(Stored items)
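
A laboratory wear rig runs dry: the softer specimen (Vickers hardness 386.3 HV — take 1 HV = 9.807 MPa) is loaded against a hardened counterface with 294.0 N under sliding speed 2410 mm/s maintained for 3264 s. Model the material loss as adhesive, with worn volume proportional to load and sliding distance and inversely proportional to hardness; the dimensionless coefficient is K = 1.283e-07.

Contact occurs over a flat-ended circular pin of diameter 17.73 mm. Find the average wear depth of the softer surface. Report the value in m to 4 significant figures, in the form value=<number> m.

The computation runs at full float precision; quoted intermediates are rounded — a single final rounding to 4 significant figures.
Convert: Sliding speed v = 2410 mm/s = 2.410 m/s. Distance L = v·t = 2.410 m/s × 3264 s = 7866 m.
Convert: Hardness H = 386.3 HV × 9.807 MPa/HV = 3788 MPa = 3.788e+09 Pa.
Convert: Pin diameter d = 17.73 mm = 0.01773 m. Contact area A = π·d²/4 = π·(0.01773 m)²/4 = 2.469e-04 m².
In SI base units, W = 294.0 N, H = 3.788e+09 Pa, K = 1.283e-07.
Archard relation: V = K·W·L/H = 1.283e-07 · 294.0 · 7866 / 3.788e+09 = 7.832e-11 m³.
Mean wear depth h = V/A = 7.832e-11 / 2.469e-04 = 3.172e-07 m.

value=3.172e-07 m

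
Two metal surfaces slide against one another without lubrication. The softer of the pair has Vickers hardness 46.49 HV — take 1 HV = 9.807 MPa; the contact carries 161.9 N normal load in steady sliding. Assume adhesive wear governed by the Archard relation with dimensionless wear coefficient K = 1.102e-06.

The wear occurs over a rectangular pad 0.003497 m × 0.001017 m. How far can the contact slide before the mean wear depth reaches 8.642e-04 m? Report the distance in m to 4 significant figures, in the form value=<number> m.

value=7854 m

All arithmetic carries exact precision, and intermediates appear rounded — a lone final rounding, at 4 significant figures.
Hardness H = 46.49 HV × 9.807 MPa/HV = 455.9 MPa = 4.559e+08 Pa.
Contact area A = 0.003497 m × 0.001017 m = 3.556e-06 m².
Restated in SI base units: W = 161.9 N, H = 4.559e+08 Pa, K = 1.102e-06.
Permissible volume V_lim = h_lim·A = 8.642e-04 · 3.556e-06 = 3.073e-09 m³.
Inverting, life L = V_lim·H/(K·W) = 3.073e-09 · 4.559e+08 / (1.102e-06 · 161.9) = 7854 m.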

__Work instruction__. The data given above must be transcribed exactly and completely.

__Final answer__.
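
A laboratory wear rig runs dry: the softer specimen (Vickers hardness 386.3 HV — take 1 HV = 9.807 MPa) is loaded against a hardened counterface with 294.0 N under sliding speed 2410 mm/s maintained for 3264 s. Model the material loss as adhesive, with worn volume proportional to load and sliding distance and inversely proportional to hardness; the dimensionless coefficient is K = 1.283e-07.

Contact occurs over a flat-ended circular pin of diameter 17.73 mm. Find the average wear depth of the softer surface. Report the value in m to 4 significant figures, in the form value=<number> m.

The computation runs at full float precision; quoted intermediates are rounded — a single final rounding to 4 significant figures.
Convert: Sliding speed v = 2410 mm/s = 2.410 m/s. Distance L = v·t = 2.410 m/s × 3264 s = 7866 m.
Convert: Hardness H = 386.3 HV × 9.807 MPa/HV = 3788 MPa = 3.788e+09 Pa.
Convert: Pin diameter d = 17.73 mm = 0.01773 m. Contact area A = π·d²/4 = π·(0.01773 m)²/4 = 2.469e-04 m².
In SI base units, W = 294.0 N, H = 3.788e+09 Pa, K = 1.283e-07.
Archard relation: V = K·W·L/H = 1.283e-07 · 294.0 · 7866 / 3.788e+09 = 7.832e-11 m³.
Mean wear depth h = V/A = 7.832e-11 / 2.469e-04 = 3.172e-07 m.

value=3.172e-07 m

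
Two metal surfaces slide against one another without lubrication. The softer of the pair has Vickers hardness 46.49 HV — take 1 HV = 9.807 MPa; the contact carries 161.9 N normal load in steady sliding. Assume adhesive wear governed by the Archard relation with dimensionless wear coefficient K = 1.102e-06.

The wear occurs over a rectangular pad 0.003497 m × 0.001017 m. How far can the contact slide before the mean wear depth reaches 8.642e-04 m? Report the distance in m to 4 significant figures, in the form value=<number> m.

value=7854 m

All arithmetic carries exact precision, and intermediates appear rounded — a lone final rounding, at 4 significant figures.
Hardness H = 46.49 HV × 9.807 MPa/HV = 455.9 MPa = 4.559e+08 Pa.
Contact area A = 0.003497 m × 0.001017 m = 3.556e-06 m².
Restated in SI base units: W = 161.9 N, H = 4.559e+08 Pa, K = 1.102e-06.
Permissible volume V_lim = h_lim·A = 8.642e-04 · 3.556e-06 = 3.073e-09 m³.
Inverting, life L = V_lim·H/(K·W) = 3.073e-09 · 4.559e+08 / (1.102e-06 · 161.9) = 7854 m.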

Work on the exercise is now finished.